Dataset entries:

****************************************

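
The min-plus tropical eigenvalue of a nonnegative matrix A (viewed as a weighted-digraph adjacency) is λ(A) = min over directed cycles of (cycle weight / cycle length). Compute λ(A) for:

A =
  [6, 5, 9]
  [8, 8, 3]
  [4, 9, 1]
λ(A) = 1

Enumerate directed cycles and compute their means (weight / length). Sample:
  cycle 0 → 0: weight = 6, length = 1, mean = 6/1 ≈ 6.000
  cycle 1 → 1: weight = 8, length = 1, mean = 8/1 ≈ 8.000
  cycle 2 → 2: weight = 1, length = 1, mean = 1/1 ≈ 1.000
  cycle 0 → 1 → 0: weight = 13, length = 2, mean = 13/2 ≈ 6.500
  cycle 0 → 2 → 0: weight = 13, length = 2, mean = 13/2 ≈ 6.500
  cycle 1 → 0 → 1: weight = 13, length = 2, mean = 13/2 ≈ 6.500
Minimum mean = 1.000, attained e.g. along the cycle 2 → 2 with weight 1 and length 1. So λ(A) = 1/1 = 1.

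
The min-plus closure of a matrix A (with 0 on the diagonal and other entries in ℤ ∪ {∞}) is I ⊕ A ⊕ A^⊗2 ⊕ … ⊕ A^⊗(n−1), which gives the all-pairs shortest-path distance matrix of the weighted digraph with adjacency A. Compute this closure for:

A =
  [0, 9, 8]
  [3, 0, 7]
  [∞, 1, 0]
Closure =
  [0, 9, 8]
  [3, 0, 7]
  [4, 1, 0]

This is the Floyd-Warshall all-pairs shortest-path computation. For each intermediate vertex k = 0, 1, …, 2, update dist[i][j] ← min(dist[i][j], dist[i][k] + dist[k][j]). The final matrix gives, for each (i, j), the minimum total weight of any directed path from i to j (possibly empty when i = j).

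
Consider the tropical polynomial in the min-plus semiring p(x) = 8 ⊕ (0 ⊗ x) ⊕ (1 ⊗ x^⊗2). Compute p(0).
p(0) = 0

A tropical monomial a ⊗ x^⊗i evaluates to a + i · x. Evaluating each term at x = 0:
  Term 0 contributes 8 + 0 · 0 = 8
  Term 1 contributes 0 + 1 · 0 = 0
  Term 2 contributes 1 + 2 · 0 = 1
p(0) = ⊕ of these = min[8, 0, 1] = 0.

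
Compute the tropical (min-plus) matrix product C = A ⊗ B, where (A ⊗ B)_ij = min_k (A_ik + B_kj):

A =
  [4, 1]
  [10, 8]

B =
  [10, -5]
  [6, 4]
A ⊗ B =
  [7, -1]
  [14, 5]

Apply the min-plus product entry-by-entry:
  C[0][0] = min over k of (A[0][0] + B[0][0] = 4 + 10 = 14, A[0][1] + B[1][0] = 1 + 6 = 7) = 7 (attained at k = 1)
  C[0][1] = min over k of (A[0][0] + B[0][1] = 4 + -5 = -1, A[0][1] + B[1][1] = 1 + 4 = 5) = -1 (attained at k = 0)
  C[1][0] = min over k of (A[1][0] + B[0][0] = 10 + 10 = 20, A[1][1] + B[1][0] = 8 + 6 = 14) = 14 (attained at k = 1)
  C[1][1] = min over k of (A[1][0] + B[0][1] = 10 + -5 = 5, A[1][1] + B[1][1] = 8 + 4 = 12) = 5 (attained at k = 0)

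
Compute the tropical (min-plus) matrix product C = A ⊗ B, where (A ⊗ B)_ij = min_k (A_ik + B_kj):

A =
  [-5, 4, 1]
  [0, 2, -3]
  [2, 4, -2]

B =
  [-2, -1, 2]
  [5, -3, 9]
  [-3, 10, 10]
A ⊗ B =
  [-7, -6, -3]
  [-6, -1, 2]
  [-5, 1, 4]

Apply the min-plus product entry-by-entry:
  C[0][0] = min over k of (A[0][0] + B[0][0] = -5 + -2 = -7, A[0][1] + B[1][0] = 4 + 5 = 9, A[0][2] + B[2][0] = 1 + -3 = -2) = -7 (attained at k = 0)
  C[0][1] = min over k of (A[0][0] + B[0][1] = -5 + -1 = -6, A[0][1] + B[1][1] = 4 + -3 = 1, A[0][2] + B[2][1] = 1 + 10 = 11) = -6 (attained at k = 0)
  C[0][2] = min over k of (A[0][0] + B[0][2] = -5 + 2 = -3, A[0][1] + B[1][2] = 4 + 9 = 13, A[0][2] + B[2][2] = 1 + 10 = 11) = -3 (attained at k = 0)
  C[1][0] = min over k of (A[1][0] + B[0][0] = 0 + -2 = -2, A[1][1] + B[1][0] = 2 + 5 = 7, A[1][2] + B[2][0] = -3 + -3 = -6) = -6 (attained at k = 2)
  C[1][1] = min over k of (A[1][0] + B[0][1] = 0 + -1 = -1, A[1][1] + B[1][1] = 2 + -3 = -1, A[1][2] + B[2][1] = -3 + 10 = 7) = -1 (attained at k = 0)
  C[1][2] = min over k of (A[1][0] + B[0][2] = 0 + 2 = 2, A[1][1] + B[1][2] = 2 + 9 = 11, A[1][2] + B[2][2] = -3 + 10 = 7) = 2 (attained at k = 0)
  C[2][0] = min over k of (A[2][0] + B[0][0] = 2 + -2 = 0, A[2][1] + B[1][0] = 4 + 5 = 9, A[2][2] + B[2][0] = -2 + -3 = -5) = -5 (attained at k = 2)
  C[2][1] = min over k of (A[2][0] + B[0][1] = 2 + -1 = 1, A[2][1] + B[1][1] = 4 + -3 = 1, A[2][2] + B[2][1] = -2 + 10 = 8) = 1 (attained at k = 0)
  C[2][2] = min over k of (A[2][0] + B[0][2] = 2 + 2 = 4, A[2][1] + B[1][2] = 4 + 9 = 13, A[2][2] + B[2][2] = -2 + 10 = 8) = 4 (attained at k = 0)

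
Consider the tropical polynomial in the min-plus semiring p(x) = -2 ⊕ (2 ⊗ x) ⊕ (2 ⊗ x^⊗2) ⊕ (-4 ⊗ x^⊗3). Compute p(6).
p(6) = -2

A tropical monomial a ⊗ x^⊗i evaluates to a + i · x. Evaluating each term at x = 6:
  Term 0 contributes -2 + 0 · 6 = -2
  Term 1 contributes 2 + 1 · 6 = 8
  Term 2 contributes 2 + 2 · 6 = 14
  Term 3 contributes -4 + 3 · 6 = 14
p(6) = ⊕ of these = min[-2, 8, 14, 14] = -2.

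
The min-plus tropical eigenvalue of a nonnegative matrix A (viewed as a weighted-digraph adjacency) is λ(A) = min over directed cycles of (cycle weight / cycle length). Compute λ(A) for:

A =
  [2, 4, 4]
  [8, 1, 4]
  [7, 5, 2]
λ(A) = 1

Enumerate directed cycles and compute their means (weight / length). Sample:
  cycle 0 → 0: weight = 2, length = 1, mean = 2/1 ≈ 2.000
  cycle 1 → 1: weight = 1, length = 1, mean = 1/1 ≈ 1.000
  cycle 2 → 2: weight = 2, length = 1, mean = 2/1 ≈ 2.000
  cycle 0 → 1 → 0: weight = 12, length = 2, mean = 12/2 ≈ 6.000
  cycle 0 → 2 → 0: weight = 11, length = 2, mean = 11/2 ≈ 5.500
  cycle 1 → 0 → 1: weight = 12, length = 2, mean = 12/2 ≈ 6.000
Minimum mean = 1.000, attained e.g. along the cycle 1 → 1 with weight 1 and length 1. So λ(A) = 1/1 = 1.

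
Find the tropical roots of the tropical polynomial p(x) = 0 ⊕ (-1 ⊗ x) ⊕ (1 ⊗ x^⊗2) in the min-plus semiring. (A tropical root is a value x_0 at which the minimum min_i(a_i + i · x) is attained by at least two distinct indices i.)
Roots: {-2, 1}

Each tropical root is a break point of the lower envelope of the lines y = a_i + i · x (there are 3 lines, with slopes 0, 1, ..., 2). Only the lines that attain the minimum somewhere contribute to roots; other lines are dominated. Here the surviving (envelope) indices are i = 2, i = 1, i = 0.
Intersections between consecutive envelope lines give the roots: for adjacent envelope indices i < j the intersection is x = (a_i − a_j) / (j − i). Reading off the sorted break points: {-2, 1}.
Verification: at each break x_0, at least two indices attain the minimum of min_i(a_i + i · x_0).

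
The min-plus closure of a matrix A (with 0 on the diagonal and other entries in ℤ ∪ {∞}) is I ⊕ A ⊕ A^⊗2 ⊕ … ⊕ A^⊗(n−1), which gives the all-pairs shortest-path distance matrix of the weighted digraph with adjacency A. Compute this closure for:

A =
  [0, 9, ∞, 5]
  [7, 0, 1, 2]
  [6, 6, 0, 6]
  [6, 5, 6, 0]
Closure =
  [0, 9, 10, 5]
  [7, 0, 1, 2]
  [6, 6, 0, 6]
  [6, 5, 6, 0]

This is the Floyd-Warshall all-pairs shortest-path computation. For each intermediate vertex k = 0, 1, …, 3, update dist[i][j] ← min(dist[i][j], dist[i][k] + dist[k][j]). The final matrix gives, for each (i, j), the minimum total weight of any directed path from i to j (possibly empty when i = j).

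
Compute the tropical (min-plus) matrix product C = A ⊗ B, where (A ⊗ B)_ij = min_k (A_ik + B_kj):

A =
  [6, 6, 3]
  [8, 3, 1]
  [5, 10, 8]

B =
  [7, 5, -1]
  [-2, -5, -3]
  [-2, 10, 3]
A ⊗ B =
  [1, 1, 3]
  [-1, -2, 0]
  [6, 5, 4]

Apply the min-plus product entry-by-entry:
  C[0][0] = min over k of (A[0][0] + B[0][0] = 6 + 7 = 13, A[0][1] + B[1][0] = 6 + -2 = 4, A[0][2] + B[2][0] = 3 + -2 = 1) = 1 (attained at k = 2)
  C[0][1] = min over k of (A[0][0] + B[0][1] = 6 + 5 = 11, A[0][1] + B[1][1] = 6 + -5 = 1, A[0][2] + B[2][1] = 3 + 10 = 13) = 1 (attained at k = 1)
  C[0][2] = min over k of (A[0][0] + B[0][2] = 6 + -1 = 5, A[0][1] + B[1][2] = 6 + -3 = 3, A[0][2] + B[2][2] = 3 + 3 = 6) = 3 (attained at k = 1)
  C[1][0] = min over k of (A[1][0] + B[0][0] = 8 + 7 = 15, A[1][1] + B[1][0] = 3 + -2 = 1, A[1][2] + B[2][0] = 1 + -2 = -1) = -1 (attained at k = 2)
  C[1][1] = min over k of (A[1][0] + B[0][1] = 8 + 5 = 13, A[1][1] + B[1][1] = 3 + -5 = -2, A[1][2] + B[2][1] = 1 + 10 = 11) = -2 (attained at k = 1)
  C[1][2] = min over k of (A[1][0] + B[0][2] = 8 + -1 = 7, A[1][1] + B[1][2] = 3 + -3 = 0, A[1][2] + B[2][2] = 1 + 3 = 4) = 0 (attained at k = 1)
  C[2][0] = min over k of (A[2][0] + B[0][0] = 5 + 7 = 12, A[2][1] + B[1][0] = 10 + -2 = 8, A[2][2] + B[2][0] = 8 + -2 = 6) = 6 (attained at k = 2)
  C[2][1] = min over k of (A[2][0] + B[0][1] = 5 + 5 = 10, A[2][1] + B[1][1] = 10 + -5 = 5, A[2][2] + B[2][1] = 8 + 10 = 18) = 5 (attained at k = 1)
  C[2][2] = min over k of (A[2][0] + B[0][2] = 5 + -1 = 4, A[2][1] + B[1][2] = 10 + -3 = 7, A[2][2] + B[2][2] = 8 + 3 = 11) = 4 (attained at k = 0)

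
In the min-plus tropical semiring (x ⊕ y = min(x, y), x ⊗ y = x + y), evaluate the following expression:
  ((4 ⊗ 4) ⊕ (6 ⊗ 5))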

****************************************

■ Try it:
Exactly and only the lines from the one containing "In the min-plus tropical" to the end of the entries above are to be written out.

■ Answer:
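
In the min-plus tropical semiring (x ⊕ y = min(x, y), x ⊗ y = x + y), evaluate the following expression:
  ((4 ⊗ 4) ⊕ (6 ⊗ 5))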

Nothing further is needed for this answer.